*ACTIVITY*.
For this exercise, repeat every line of the material exactly.
----
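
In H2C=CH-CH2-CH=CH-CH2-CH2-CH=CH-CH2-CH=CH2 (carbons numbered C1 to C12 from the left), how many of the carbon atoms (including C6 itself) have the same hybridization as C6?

4

C6 is sp3 (only σ bonds).
C1: sp2
C2: sp2
C3: sp3 ✓
C4: sp2
C5: sp2
C6: sp3 ✓
C7: sp3 ✓
C8: sp2
C9: sp2
C10: sp3 ✓
C11: sp2
C12: sp2
4 carbons are sp3.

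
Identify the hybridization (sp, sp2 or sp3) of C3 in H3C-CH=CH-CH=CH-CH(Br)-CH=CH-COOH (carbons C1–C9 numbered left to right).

sp2

C3 is sp2: 3 σ bonds, plus one π bond, 3 electron-density regions.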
----
*RESPONSE TO THIS TASK*.
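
In H2C=CH-CH2-CH=CH-CH2-CH2-CH=CH-CH2-CH=CH2 (carbons numbered C1 to C12 from the left), how many of the carbon atoms (including C6 itself) have the same hybridization as C6?

4

C6 is sp3 (only σ bonds).
C1: sp2
C2: sp2
C3: sp3 ✓
C4: sp2
C5: sp2
C6: sp3 ✓
C7: sp3 ✓
C8: sp2
C9: sp2
C10: sp3 ✓
C11: sp2
C12: sp2
4 carbons are sp3.

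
Identify the hybridization (sp, sp2 or sp3) of C3 in H3C-CH=CH-CH=CH-CH(Br)-CH=CH-COOH (carbons C1–C9 numbered left to right).

sp2

C3 is sp2: 3 σ bonds, plus one π bond, 3 electron-density regions.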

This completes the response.